- _ACTION ITEM_: Copy every line that contains the string "Peano" from the entries below.

___ THE DATA ___

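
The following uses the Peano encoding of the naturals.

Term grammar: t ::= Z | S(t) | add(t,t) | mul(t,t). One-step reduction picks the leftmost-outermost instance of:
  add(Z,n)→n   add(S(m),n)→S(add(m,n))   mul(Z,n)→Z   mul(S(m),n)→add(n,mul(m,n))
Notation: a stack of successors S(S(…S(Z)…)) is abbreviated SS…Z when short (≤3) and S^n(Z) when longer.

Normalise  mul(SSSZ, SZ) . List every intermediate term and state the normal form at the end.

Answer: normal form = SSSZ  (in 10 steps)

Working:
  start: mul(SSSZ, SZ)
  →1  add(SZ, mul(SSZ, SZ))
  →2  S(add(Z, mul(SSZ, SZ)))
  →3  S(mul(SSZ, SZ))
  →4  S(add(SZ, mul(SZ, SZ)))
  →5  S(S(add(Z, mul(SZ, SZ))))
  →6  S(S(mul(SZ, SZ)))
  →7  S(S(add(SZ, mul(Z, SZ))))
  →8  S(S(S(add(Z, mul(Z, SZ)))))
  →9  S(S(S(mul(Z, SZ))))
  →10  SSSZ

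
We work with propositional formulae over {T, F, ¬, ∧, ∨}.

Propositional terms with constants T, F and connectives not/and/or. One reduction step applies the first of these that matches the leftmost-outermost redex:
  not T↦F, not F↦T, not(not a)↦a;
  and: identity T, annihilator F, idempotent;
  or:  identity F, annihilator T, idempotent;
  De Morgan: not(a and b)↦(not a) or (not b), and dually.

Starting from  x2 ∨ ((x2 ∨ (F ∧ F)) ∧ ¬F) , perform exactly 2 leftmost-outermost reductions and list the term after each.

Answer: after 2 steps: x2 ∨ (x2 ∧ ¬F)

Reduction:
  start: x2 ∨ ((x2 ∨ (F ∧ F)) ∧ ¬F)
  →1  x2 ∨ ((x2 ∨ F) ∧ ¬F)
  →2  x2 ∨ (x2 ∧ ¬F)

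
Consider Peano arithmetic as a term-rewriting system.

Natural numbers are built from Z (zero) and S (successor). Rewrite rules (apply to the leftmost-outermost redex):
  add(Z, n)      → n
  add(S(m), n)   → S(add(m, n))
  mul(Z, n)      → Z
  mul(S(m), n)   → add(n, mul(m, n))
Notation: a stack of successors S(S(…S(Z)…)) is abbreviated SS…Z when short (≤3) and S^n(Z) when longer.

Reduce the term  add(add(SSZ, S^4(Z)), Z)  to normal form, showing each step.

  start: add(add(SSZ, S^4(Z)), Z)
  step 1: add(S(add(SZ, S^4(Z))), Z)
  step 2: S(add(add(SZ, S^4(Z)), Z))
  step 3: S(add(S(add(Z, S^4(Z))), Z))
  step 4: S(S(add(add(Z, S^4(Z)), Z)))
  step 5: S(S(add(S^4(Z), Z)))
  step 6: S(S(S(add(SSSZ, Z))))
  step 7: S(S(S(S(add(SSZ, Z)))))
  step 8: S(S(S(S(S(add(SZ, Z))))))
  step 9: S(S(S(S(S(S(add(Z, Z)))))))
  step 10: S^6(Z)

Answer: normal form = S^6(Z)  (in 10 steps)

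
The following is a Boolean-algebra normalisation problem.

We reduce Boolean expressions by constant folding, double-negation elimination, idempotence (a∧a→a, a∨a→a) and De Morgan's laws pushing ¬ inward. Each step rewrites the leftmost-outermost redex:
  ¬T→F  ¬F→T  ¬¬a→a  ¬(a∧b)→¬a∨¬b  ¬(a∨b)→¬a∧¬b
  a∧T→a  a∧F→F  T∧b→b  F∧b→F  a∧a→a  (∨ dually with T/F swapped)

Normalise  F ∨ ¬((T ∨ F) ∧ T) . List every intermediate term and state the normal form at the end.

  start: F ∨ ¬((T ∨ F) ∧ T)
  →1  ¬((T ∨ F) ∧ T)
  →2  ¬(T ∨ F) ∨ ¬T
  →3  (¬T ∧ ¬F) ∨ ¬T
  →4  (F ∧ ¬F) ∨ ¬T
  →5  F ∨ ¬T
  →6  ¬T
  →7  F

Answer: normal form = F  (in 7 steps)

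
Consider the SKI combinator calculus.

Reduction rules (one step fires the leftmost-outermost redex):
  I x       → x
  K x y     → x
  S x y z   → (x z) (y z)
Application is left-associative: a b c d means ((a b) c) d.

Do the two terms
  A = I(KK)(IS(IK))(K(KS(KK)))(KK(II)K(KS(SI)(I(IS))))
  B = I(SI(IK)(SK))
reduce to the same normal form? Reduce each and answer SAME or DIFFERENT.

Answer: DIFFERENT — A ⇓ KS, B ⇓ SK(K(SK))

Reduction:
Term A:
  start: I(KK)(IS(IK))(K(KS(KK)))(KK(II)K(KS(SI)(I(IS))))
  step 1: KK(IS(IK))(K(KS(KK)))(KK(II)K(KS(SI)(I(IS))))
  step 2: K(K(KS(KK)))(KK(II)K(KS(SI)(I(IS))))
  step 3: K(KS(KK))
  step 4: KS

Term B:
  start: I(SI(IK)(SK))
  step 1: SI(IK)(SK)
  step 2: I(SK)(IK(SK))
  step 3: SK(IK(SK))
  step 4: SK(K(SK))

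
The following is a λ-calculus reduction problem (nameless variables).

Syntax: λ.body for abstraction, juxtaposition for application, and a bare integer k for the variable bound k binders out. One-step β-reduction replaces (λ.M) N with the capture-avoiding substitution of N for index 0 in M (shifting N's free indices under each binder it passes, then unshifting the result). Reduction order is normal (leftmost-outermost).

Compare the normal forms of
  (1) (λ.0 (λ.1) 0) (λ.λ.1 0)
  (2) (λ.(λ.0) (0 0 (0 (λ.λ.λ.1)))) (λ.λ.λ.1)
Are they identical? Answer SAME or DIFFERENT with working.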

___

- _RESPONSE_:
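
The following uses the Peano encoding of the naturals.
Consider Peano arithmetic as a term-rewriting system.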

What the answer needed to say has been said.